*REQUIREMENT*. Every line of the material is to be reproduced verbatim.

________

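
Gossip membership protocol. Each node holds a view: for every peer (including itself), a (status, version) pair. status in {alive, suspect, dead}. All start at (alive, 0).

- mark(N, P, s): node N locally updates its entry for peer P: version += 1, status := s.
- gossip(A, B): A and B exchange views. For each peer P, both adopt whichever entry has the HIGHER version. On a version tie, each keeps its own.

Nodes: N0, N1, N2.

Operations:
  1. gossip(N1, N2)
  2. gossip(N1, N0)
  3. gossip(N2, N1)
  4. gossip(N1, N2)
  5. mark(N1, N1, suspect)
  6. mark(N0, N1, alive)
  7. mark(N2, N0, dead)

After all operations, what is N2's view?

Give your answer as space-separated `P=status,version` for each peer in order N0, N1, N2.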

________

*ANSWER AREA*.
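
Gossip membership protocol. Each node holds a view: for every peer (including itself), a (status, version) pair. status in {alive, suspect, dead}. All start at (alive, 0).

- mark(N, P, s): node N locally updates its entry for peer P: version += 1, status := s.
- gossip(A, B): A and B exchange views. For each peer P, both adopt whichever entry has the HIGHER version. On a version tie, each keeps its own.

Nodes: N0, N1, N2.

Operations:
  1. gossip(N1, N2)
  2. gossip(N1, N0)
  3. gossip(N2, N1)
  4. gossip(N1, N2)
  5. mark(N1, N1, suspect)
  6. mark(N0, N1, alive)
  7. mark(N2, N0, dead)

After all operations, what is N2's view?

Give your answer as space-separated `P=status,version` for each peer in order N0, N1, N2.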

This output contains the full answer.